Exercise brief:
From the line containing "5. The one with pasta" down to the line containing "10. classical and golf go together." in the records below, reproduce every line exactly, ends included, and omit all others.

[Stored data entries]
-- Opening Marker --

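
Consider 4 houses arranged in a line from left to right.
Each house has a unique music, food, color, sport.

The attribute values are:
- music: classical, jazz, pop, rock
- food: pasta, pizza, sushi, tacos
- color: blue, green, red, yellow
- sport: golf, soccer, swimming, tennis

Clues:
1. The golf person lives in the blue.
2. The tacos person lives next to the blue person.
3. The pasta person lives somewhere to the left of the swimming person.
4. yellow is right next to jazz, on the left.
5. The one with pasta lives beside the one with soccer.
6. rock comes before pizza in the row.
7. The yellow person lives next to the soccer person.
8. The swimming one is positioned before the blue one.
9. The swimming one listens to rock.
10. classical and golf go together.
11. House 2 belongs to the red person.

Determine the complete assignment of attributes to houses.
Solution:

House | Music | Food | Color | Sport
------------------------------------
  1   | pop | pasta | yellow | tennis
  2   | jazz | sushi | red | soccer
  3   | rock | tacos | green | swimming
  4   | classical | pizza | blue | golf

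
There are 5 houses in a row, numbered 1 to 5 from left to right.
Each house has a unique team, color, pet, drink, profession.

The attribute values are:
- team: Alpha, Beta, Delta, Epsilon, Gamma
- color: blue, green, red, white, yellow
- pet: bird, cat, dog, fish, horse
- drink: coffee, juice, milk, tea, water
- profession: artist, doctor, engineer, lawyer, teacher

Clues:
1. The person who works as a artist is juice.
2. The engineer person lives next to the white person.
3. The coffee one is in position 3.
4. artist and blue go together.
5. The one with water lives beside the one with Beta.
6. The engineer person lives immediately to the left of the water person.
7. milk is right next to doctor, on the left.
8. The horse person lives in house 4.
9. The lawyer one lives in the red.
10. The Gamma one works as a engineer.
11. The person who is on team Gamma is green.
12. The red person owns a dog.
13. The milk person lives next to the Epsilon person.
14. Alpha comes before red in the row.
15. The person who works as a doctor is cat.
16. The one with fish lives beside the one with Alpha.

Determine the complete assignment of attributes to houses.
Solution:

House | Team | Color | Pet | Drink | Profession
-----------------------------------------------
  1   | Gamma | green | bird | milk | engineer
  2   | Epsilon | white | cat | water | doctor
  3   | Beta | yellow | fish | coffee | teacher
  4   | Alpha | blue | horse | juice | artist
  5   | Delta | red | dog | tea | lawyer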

-- Closing Marker --
-- Opening Marker --

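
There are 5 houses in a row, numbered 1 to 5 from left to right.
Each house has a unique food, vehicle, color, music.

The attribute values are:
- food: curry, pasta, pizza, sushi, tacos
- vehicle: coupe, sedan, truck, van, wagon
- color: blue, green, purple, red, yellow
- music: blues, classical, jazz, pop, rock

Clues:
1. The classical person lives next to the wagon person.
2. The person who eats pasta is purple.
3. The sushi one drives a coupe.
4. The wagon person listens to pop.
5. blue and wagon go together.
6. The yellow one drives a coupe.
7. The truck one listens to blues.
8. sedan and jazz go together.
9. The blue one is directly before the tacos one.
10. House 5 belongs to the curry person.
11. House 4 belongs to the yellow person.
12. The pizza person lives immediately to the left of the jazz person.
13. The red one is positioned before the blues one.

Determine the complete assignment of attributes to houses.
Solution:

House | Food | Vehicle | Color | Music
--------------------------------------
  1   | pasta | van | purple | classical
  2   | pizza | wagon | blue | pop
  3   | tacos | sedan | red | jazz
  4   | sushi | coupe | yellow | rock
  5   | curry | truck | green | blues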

-- Closing Marker --
-- Opening Marker --

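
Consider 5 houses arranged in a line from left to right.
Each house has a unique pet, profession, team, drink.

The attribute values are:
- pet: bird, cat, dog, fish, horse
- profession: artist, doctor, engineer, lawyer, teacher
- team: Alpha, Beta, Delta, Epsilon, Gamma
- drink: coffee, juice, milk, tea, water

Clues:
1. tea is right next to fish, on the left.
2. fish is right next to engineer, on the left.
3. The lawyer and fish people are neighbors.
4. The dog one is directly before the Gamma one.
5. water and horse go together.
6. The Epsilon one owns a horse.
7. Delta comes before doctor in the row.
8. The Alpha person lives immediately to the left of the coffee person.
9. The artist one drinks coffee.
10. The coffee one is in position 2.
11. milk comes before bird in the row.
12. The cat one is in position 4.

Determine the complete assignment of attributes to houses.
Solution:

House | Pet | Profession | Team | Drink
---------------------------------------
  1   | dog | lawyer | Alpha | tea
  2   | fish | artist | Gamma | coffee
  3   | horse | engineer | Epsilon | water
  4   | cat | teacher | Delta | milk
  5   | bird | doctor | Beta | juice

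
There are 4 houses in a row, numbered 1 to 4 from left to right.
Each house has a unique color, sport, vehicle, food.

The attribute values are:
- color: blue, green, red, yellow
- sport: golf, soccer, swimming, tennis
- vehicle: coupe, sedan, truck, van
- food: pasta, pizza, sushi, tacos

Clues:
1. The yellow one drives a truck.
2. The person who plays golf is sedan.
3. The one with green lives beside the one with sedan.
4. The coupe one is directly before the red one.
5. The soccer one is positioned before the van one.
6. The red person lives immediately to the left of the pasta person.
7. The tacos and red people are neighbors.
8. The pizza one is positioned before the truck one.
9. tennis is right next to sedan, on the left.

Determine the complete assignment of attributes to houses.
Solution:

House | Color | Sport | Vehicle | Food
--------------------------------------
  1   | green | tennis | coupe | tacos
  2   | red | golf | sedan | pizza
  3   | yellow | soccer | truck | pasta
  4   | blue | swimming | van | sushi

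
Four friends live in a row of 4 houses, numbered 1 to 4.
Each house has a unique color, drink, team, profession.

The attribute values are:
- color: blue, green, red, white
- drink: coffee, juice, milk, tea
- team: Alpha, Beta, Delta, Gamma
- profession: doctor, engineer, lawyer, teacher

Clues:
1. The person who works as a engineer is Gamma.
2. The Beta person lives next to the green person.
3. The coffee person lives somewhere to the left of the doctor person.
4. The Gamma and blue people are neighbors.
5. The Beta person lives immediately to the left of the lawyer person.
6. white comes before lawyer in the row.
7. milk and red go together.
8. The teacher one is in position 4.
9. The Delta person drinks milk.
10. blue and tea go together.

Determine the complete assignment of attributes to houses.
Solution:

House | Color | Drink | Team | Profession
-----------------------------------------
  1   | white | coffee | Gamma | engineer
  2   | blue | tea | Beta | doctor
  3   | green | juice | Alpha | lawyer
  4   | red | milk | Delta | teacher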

-- Closing Marker --

The answer:
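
5. The one with pasta lives beside the one with soccer.
6. rock comes before pizza in the row.
7. The yellow person lives next to the soccer person.
8. The swimming one is positioned before the blue one.
9. The swimming one listens to rock.
10. classical and golf go together.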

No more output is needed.